GOAL OF THE EXERCISE:
Repeat each line of the data exactly as written.

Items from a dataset
———

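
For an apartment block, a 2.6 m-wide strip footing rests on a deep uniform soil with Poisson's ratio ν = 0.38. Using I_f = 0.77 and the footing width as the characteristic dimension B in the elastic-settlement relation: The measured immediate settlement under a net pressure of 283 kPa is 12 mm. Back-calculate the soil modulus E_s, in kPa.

S_e = q·B·(1−ν²)/E_s · I_f  ⇒  E_s = q·B·(1−ν²)·I_f / S_e.
E_s = 283 × 2.6 × 0.8556 × 0.77 / 0.012 = 40400 kPa

E_s ≈ 40400 kPa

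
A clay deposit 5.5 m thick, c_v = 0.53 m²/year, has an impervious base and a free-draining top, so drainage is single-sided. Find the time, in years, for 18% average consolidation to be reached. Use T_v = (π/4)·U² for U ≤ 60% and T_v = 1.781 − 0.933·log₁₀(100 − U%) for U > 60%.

Drainage path length: H_d = H = 5.5 m (single drainage).
U ≤ 60%: T_v = (π/4)·U² = (π/4)×0.18² = 0.025447.
t = T_v·H_d²/c_v = 0.025447×5.5²/0.53 = 1.452 years.

t ≈ 1.45 years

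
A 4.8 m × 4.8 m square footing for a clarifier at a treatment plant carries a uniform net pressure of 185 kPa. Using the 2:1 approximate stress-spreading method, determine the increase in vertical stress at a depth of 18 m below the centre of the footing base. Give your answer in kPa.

By the 2:1 method the load spreads at 1 horizontal : 2 vertical, so at depth z the loaded area has grown by z in each plan dimension:
Δσ = qBL/((B+z)(L+z)) = 185×4.8×4.8/((4.8+18)(4.8+18)) = 8.1994 kPa

Δσ_z ≈ 8.2 kPa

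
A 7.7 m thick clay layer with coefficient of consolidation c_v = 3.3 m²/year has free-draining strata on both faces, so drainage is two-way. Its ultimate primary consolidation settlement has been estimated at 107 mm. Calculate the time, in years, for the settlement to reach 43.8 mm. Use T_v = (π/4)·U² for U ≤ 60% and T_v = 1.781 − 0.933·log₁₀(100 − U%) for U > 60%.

Drainage path length: H_d = H/2 = 3.85 m (double drainage).
U = S(t)/S_ult = 43.8/107 = 0.4093.
U ≤ 60%: T_v = (π/4)·U² = (π/4)×0.40935² = 0.1316.
t = T_v·H_d²/c_v = 0.1316×3.85²/3.3 = 0.5911 years.

t ≈ 0.591 years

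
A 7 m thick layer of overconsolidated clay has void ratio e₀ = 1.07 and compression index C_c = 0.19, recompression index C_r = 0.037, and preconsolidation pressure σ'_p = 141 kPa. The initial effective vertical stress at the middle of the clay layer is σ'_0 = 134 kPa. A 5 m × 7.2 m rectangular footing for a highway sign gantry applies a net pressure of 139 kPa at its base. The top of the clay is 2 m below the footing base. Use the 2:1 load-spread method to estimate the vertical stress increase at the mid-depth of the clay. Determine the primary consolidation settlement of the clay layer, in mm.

Mid-depth of clay below the footing base: z = 2 + 7/2 = 5.5 m.
Stress increase at mid-clay by the 2:1 spreading method:
Δσ = qBL/((B+z)(L+z)) = 139×5×7.2/((5+5.5)(7.2+5.5)) = 37.525 kPa
Final effective stress: σ'_f = 134 + 37.525 = 171.53 kPa.
σ'_f = 171.53 > σ'_p = 141 kPa, so the stress path crosses the preconsolidation pressure — recompression up to σ'_p, then virgin compression beyond:
S_c = H/(1+e₀)·[C_r·log₁₀(σ'_p/σ'_0) + C_c·log₁₀(σ'_f/σ'_p)]
    = 7/2.07 × [0.037×log₁₀(141/134) + 0.19×log₁₀(171.53/141)]
    = 3.3816 × [0.00081823 + 0.016173] = 0.05746 m

S_c ≈ 57.5 mm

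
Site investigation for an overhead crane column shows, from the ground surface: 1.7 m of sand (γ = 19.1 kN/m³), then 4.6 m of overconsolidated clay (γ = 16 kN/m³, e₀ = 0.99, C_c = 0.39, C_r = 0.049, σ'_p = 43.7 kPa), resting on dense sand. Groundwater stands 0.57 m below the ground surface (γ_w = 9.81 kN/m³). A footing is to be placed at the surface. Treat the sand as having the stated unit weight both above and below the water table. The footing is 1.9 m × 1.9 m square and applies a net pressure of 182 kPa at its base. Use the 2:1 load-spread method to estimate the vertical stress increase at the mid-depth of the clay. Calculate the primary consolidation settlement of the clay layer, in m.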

———

RESULT OF THE EXERCISE:
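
For an apartment block, a 2.6 m-wide strip footing rests on a deep uniform soil with Poisson's ratio ν = 0.38. Using I_f = 0.77 and the footing width as the characteristic dimension B in the elastic-settlement relation: The measured immediate settlement under a net pressure of 283 kPa is 12 mm. Back-calculate the soil modulus E_s, in kPa.

S_e = q·B·(1−ν²)/E_s · I_f  ⇒  E_s = q·B·(1−ν²)·I_f / S_e.
E_s = 283 × 2.6 × 0.8556 × 0.77 / 0.012 = 40400 kPa

E_s ≈ 40400 kPa

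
A clay deposit 5.5 m thick, c_v = 0.53 m²/year, has an impervious base and a free-draining top, so drainage is single-sided. Find the time, in years, for 18% average consolidation to be reached. Use T_v = (π/4)·U² for U ≤ 60% and T_v = 1.781 − 0.933·log₁₀(100 − U%) for U > 60%.

Drainage path length: H_d = H = 5.5 m (single drainage).
U ≤ 60%: T_v = (π/4)·U² = (π/4)×0.18² = 0.025447.
t = T_v·H_d²/c_v = 0.025447×5.5²/0.53 = 1.452 years.

t ≈ 1.45 years

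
A 4.8 m × 4.8 m square footing for a clarifier at a treatment plant carries a uniform net pressure of 185 kPa. Using the 2:1 approximate stress-spreading method, determine the increase in vertical stress at a depth of 18 m below the centre of the footing base. Give your answer in kPa.

By the 2:1 method the load spreads at 1 horizontal : 2 vertical, so at depth z the loaded area has grown by z in each plan dimension:
Δσ = qBL/((B+z)(L+z)) = 185×4.8×4.8/((4.8+18)(4.8+18)) = 8.1994 kPa

Δσ_z ≈ 8.2 kPa

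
A 7.7 m thick clay layer with coefficient of consolidation c_v = 3.3 m²/year has free-draining strata on both faces, so drainage is two-way. Its ultimate primary consolidation settlement has been estimated at 107 mm. Calculate the time, in years, for the settlement to reach 43.8 mm. Use T_v = (π/4)·U² for U ≤ 60% and T_v = 1.781 − 0.933·log₁₀(100 − U%) for U > 60%.

Drainage path length: H_d = H/2 = 3.85 m (double drainage).
U = S(t)/S_ult = 43.8/107 = 0.4093.
U ≤ 60%: T_v = (π/4)·U² = (π/4)×0.40935² = 0.1316.
t = T_v·H_d²/c_v = 0.1316×3.85²/3.3 = 0.5911 years.

t ≈ 0.591 years

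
A 7 m thick layer of overconsolidated clay has void ratio e₀ = 1.07 and compression index C_c = 0.19, recompression index C_r = 0.037, and preconsolidation pressure σ'_p = 141 kPa. The initial effective vertical stress at the middle of the clay layer is σ'_0 = 134 kPa. A 5 m × 7.2 m rectangular footing for a highway sign gantry applies a net pressure of 139 kPa at its base. The top of the clay is 2 m below the footing base. Use the 2:1 load-spread method to estimate the vertical stress increase at the mid-depth of the clay. Determine the primary consolidation settlement of the clay layer, in mm.

Mid-depth of clay below the footing base: z = 2 + 7/2 = 5.5 m.
Stress increase at mid-clay by the 2:1 spreading method:
Δσ = qBL/((B+z)(L+z)) = 139×5×7.2/((5+5.5)(7.2+5.5)) = 37.525 kPa
Final effective stress: σ'_f = 134 + 37.525 = 171.53 kPa.
σ'_f = 171.53 > σ'_p = 141 kPa, so the stress path crosses the preconsolidation pressure — recompression up to σ'_p, then virgin compression beyond:
S_c = H/(1+e₀)·[C_r·log₁₀(σ'_p/σ'_0) + C_c·log₁₀(σ'_f/σ'_p)]
    = 7/2.07 × [0.037×log₁₀(141/134) + 0.19×log₁₀(171.53/141)]
    = 3.3816 × [0.00081823 + 0.016173] = 0.05746 m

S_c ≈ 57.5 mm

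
Site investigation for an overhead crane column shows, from the ground surface: 1.7 m of sand (γ = 19.1 kN/m³), then 4.6 m of overconsolidated clay (γ = 16 kN/m³, e₀ = 0.99, C_c = 0.39, C_r = 0.049, σ'_p = 43.7 kPa), resting on dense sand. Groundwater stands 0.57 m below the ground surface (γ_w = 9.81 kN/m³). A footing is to be placed at the surface. Treat the sand as having the stated unit weight both above and below the water table. The footing is 1.9 m × 1.9 m square and applies a net pressure of 182 kPa at its base. Use the 2:1 load-spread method to estimate the vertical stress increase at the mid-depth of the clay. Calculate the primary consolidation settlement of the clay layer, in m.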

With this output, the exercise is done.